* Requirement: Go line by line through the data and copy those with the word "segments".

* Data for processing:
= Beginning of Section =

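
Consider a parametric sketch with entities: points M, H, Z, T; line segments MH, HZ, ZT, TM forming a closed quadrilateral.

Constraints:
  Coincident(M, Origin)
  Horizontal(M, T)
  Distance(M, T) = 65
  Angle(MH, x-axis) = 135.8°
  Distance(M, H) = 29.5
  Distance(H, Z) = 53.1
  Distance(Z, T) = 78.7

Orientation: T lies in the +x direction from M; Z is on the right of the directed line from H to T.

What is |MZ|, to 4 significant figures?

31.63

Checks: |HZ| = 53.10 ✓; |ZT| = 78.70 ✓.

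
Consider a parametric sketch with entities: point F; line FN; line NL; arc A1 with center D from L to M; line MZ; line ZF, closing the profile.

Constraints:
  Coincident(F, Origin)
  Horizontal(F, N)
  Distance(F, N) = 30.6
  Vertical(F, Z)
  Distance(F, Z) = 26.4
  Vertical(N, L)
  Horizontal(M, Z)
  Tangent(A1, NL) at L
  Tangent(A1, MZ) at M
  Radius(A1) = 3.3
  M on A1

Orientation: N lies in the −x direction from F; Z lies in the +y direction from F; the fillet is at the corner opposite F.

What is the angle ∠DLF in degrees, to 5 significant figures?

37.049°

The virtual corner opposite F is at (-30.600, 26.400). Since A1 is tangent to NL there, DL ⟂ NL and tangency of A1 to MZ means the radius DM is perpendicular to MZ, with radius 3.3, so the center D sits 3.3 in from both sides at D = (-27.300, 23.100). That places the tangent points at L = (-30.600, 23.100) on NL and M = (-27.300, 26.400) on MZ. Then cos ∠DLF = LD·LF / (|LD||LF|), giving 37.049°.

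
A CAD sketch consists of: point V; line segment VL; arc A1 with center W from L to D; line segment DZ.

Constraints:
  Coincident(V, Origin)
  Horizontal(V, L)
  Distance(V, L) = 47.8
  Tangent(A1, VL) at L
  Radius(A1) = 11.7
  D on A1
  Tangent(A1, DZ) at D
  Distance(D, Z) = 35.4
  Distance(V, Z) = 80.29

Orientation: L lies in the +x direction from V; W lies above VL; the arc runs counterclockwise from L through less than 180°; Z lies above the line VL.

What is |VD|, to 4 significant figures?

59.83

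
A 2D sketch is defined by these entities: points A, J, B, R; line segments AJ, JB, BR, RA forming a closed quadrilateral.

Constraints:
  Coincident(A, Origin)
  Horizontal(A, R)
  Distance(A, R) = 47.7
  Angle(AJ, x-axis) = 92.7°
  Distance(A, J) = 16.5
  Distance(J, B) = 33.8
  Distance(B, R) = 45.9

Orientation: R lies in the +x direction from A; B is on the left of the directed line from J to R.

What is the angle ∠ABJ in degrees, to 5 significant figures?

15.914°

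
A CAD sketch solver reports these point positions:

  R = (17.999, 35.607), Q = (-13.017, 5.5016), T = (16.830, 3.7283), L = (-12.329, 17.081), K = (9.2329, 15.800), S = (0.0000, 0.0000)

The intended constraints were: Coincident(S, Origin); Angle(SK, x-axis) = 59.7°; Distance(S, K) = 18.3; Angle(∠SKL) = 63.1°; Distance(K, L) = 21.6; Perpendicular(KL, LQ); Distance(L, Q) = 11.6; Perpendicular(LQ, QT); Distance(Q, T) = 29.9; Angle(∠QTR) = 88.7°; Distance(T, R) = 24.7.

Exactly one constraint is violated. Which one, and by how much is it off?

Distance(T, R) = 24.7 — off by 7.20.

S = (0.00, 0.00) ✓; SK at 59.70° ✓; |SK| = 18.30 ✓; ∠SKL = 63.10° ✓; |KL| = 21.60 ✓; ∠(KL, LQ) = 90.00° ✓; |LQ| = 11.60 ✓; ∠(LQ, QT) = 90.00° ✓; |QT| = 29.90 ✓; ∠QTR = 88.70° ✓; |TR| = 31.90 ✗.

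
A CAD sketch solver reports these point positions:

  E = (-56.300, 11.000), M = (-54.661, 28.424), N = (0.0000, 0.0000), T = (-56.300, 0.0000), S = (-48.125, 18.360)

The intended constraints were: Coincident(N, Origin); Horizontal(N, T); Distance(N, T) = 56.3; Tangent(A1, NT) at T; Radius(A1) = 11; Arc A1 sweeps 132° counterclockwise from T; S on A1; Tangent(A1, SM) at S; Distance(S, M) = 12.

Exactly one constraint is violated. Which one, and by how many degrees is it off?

Tangent(A1, SM) at S — off by 9.00°.

N = (0.00, 0.00) ✓; N.y = 0.00, T.y = 0.00 ✓; |NT| = 56.30 ✓; ∠(ET, TN) = 90.00° ✓; |ET| = 11.00 ✓; bearing(E→S) − bearing(E→T) = 132.0° ✓; |ES| = 11.00 ✓; ∠(ES, SM) = 99.00° ✗; |SM| = 12.00 ✓.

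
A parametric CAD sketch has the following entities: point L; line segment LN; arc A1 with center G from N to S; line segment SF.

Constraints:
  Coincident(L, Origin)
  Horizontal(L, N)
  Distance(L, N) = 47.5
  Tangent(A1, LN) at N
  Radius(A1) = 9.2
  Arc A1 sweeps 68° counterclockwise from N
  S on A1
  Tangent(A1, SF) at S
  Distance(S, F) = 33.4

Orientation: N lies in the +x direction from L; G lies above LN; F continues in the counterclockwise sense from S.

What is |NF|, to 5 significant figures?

42.323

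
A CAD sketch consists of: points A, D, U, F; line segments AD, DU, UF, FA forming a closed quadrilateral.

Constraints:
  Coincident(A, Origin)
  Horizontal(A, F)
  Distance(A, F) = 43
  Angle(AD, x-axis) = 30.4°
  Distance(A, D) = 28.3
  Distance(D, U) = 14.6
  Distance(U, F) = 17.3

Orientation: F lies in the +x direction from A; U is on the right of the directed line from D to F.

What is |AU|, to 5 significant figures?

25.702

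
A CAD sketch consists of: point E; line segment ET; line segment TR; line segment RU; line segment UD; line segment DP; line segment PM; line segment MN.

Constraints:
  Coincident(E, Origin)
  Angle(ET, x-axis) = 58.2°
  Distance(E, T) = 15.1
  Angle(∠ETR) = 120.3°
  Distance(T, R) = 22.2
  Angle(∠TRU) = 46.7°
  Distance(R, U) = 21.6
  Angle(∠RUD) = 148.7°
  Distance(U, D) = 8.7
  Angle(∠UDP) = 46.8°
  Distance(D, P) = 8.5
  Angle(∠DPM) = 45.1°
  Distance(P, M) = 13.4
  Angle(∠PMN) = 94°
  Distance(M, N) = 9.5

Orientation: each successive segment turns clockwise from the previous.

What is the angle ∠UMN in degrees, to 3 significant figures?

115°

E is at the origin; ET runs at 58.2° with length 15.1, so T = (7.96, 12.8). ∠ETR = 120.3° gives TR at -1.50° from the x-axis; with |TR| = 22.2, R = (30.1, 12.3). ∠TRU = 46.7° gives RU at -135° from the x-axis; with |RU| = 21.6, U = (14.9, -3.07). ∠RUD = 148.7° gives UD at -166° from the x-axis; with |UD| = 8.7, D = (6.48, -5.16). ∠UDP = 46.8° gives DP at 60.7° from the x-axis; with |DP| = 8.5, P = (10.6, 2.25). ∠DPM = 45.1° gives PM at -74.2° from the x-axis; with |PM| = 13.4, M = (14.3, -10.6). ∠PMN = 94.0° gives MN at -160° from the x-axis; with |MN| = 9.5, N = (5.35, -13.9). Then cos ∠UMN = MU·MN / (|MU||MN|), giving 115°.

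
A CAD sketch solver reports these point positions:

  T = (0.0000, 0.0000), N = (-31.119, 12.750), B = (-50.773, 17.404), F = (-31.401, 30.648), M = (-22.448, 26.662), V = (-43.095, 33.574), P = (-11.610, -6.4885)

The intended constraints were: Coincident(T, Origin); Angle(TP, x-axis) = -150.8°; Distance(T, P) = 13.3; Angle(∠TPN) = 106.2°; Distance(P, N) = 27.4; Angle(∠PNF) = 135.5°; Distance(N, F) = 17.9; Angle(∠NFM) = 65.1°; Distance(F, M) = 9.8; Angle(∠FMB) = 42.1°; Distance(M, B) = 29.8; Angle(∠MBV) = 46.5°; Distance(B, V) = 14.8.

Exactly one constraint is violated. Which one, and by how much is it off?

Distance(B, V) = 14.8 — off by 3.10.

T = (0.00, 0.00) ✓; TP at -150.8° ✓; |TP| = 13.30 ✓; ∠TPN = 106.2° ✓; |PN| = 27.40 ✓; ∠PNF = 135.5° ✓; |NF| = 17.90 ✓; ∠NFM = 65.10° ✓; |FM| = 9.800 ✓; ∠FMB = 42.10° ✓; |MB| = 29.80 ✓; ∠MBV = 46.50° ✓; |BV| = 17.90 ✗.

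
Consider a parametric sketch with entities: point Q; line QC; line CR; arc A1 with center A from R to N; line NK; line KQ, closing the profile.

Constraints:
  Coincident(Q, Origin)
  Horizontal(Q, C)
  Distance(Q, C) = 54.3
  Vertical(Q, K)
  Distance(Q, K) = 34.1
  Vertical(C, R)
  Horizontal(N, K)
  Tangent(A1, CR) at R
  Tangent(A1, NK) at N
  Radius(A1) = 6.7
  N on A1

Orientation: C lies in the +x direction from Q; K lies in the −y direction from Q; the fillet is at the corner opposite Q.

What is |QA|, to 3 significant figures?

54.9

Q is at the origin; Q and C share the same y with |QC| = 54.3 and C on the +x side, so C = (54.3, 0.00). QK is vertical with |QK| = 34.1 and K on the −y side, so K = (0.00, -34.1). The virtual corner opposite Q is at (54.3, -34.1). Tangency of A1 to CR means the radius AR is perpendicular to CR and since A1 is tangent to NK there, AN ⟂ NK, with radius 6.7, so the center A sits 6.7 in from both sides at A = (47.6, -27.4). Then |QA| = |A − Q| = 54.9.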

= End of Section =

* Answer:
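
Consider a parametric sketch with entities: points M, H, Z, T; line segments MH, HZ, ZT, TM forming a closed quadrilateral.
A 2D sketch is defined by these entities: points A, J, B, R; line segments AJ, JB, BR, RA forming a closed quadrilateral.
A CAD sketch consists of: points A, D, U, F; line segments AD, DU, UF, FA forming a closed quadrilateral.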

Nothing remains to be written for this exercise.